Top of Input for this task
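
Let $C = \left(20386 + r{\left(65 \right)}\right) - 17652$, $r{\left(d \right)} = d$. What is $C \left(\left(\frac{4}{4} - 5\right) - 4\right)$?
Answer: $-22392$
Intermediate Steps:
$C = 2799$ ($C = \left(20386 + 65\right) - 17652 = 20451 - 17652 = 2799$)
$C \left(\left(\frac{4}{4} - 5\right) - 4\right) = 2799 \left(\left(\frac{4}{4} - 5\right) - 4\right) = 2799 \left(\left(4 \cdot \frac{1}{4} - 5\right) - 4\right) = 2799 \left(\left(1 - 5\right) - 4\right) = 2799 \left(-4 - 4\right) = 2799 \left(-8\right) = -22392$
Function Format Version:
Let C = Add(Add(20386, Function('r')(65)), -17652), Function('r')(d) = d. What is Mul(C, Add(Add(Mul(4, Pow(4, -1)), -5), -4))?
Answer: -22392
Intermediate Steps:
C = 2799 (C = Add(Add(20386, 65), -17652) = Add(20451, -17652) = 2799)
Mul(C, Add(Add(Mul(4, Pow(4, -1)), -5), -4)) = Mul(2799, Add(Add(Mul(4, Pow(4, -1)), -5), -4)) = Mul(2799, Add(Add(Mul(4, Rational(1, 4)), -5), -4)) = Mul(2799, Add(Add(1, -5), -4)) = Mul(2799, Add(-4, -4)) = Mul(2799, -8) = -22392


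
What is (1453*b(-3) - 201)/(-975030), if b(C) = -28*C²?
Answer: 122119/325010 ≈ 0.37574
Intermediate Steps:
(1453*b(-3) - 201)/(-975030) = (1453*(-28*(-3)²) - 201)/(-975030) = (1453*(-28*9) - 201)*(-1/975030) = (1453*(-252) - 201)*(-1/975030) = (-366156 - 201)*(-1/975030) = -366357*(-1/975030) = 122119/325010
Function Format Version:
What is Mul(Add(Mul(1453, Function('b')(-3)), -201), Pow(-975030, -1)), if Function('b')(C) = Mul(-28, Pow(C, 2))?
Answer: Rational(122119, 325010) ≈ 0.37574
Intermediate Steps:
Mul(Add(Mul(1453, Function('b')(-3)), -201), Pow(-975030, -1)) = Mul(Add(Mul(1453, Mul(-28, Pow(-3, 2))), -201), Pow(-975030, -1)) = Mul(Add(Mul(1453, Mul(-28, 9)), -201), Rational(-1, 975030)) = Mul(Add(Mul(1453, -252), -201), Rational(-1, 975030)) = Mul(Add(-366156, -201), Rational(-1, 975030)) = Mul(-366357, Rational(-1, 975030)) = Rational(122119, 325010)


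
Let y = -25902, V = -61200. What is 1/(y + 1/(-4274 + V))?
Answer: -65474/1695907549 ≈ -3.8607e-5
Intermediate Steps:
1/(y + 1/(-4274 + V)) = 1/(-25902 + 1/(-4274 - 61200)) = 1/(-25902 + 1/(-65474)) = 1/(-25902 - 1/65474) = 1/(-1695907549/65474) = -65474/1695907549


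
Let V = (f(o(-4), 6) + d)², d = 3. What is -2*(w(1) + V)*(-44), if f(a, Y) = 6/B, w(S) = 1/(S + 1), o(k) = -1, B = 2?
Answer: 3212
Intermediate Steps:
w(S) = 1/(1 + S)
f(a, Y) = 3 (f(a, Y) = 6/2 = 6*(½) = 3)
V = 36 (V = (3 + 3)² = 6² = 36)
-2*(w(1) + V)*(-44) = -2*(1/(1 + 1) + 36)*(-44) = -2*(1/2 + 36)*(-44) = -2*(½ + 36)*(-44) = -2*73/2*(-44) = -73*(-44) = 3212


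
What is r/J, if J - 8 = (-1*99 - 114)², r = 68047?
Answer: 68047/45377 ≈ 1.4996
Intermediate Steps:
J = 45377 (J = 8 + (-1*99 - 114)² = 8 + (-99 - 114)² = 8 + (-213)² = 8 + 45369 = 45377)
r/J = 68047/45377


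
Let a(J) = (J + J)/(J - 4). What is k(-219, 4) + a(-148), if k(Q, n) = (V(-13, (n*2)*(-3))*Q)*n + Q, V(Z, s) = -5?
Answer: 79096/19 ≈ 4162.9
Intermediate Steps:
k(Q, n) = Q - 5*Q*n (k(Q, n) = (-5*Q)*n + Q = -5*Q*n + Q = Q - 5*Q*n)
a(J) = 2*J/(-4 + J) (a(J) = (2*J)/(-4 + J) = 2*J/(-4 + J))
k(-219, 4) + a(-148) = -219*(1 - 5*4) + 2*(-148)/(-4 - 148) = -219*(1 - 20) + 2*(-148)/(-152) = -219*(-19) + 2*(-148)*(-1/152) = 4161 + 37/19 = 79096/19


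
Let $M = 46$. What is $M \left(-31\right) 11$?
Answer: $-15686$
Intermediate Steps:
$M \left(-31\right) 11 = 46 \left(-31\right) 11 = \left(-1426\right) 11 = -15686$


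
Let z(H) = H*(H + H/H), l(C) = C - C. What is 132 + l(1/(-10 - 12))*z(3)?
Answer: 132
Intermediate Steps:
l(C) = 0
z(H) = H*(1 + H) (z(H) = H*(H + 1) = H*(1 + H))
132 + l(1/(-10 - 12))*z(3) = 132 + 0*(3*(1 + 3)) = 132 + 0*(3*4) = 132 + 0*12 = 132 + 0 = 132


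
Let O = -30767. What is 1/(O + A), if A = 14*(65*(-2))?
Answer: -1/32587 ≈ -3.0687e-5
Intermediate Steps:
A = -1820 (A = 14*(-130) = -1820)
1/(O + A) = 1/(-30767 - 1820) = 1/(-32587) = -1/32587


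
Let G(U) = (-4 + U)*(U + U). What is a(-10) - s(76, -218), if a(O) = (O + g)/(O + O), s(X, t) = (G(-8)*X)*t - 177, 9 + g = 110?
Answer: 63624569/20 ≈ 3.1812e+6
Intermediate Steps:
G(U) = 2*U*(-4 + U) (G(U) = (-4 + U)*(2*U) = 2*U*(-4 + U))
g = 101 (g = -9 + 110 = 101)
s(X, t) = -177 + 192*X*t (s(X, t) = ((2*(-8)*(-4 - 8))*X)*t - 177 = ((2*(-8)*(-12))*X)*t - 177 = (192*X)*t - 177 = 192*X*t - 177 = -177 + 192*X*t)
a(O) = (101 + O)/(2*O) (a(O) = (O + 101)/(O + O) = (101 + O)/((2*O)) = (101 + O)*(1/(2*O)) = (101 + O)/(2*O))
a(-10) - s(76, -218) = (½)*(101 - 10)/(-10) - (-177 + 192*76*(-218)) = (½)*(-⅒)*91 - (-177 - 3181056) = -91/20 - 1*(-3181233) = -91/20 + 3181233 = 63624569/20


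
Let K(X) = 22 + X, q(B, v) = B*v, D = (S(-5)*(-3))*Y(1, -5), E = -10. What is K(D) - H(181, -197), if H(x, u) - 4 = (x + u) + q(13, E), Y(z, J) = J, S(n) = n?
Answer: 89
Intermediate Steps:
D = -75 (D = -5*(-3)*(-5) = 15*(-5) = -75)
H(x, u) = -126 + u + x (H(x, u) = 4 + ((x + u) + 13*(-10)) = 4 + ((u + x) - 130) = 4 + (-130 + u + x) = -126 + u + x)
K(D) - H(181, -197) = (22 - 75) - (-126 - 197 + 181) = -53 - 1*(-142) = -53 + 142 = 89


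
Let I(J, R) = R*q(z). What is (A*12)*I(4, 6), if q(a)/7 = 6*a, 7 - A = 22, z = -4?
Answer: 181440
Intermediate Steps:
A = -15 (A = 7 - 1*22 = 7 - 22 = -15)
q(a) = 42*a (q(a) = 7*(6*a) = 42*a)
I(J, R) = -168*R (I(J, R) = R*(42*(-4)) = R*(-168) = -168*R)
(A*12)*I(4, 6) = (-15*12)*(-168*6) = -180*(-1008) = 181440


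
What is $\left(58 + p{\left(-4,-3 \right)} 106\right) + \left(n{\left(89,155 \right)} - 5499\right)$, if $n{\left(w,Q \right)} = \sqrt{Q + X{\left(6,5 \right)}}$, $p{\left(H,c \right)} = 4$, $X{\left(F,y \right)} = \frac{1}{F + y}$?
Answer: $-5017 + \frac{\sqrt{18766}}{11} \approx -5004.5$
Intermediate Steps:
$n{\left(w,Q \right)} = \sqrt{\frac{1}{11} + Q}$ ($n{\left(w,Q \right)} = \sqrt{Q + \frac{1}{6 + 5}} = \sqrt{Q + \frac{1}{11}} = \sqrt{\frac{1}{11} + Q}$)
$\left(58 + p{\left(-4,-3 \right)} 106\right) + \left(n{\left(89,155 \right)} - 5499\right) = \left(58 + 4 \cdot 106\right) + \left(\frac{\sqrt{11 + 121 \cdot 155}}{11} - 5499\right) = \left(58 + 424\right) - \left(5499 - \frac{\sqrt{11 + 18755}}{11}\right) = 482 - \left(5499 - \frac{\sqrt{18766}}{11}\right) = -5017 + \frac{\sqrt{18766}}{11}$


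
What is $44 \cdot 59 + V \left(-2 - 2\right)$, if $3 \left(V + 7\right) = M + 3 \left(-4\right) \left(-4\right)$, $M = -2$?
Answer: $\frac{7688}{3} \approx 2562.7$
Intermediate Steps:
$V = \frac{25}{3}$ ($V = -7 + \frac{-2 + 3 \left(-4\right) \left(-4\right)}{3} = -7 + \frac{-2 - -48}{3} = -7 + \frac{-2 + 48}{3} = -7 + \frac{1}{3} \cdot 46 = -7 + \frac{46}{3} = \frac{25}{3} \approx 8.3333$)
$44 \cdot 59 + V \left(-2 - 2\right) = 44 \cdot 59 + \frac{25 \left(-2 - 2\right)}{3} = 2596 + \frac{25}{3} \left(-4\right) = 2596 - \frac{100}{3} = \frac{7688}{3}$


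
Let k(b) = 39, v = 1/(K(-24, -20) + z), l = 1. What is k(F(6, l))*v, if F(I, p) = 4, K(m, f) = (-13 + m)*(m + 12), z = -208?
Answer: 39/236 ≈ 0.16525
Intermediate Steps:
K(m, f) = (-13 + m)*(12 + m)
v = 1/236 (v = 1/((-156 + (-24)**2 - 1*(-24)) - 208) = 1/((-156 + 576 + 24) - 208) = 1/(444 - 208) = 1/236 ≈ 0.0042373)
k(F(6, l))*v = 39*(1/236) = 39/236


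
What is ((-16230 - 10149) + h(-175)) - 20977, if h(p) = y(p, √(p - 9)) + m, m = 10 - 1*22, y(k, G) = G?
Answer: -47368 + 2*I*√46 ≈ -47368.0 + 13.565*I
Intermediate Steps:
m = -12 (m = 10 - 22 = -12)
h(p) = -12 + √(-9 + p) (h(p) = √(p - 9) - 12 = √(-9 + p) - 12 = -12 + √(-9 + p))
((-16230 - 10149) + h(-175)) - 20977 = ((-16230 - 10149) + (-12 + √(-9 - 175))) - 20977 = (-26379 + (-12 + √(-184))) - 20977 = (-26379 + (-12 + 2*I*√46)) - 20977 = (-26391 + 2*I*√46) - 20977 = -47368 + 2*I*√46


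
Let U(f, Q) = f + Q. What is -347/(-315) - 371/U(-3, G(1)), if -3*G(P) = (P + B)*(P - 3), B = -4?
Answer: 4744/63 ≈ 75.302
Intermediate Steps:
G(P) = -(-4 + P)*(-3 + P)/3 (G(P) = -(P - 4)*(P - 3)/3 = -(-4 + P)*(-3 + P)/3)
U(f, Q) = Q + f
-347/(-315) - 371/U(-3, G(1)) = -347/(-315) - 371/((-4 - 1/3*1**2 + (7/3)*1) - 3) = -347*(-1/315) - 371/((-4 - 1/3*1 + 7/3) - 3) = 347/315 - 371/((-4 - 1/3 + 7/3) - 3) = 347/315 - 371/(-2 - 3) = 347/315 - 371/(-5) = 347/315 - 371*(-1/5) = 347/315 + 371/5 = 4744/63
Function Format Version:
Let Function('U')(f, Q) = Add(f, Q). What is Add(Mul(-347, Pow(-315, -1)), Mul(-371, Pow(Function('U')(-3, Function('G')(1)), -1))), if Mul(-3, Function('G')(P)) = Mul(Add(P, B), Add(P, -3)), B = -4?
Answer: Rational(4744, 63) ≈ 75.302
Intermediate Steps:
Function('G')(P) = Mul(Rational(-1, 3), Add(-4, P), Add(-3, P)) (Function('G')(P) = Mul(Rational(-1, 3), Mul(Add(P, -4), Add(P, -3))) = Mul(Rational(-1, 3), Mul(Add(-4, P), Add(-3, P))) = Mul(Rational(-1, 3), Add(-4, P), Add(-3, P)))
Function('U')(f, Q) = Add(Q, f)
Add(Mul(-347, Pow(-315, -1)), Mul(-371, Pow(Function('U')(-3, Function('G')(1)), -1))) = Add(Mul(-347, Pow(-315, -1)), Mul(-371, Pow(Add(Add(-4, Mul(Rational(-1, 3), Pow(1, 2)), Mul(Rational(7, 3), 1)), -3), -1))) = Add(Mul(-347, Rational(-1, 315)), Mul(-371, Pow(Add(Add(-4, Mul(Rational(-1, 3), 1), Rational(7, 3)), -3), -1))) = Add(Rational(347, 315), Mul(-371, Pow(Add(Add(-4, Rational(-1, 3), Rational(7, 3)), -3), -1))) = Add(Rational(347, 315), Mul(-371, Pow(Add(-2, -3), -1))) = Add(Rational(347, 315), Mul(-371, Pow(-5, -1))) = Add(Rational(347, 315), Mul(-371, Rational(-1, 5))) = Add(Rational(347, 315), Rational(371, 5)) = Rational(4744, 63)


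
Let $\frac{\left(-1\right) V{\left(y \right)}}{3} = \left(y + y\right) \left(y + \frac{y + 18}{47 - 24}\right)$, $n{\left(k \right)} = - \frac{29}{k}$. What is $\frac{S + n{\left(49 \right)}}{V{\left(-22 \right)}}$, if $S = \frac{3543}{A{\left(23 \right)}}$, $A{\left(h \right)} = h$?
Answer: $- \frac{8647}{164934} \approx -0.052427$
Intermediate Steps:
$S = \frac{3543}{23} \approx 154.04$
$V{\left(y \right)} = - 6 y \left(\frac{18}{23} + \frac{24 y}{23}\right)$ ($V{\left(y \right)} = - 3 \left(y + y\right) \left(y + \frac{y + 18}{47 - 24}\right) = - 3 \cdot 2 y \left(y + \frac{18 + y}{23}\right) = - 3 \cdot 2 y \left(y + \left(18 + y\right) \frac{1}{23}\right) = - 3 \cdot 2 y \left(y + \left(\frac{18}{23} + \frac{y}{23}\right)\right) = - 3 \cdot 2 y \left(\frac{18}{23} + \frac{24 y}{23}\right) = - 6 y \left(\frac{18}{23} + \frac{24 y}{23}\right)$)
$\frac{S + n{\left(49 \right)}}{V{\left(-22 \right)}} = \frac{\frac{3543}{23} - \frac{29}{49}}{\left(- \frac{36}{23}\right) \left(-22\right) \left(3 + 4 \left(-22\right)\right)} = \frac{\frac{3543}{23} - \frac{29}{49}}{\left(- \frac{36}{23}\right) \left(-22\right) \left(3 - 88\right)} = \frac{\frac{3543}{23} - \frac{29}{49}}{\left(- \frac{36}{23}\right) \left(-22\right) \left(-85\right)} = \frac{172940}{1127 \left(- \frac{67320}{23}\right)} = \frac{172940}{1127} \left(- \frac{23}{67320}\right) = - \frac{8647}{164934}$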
Bottom of Input for this task
● **Task to carry out**:
Send back an exact copy of only the lines from the line with "Answer: 3212" up to and including the line with "Answer: 79096/19 ≈ 4162.9" in the data above.

● **Response to the exercise**:
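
Answer: 3212
Intermediate Steps:
w(S) = 1/(1 + S)
f(a, Y) = 3 (f(a, Y) = 6/2 = 6*(½) = 3)
V = 36 (V = (3 + 3)² = 6² = 36)
-2*(w(1) + V)*(-44) = -2*(1/(1 + 1) + 36)*(-44) = -2*(1/2 + 36)*(-44) = -2*(½ + 36)*(-44) = -2*73/2*(-44) = -73*(-44) = 3212


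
What is r/J, if J - 8 = (-1*99 - 114)², r = 68047?
Answer: 68047/45377 ≈ 1.4996
Intermediate Steps:
J = 45377 (J = 8 + (-1*99 - 114)² = 8 + (-99 - 114)² = 8 + (-213)² = 8 + 45369 = 45377)
r/J = 68047/45377


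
Let a(J) = (J + J)/(J - 4). What is k(-219, 4) + a(-148), if k(Q, n) = (V(-13, (n*2)*(-3))*Q)*n + Q, V(Z, s) = -5?
Answer: 79096/19 ≈ 4162.9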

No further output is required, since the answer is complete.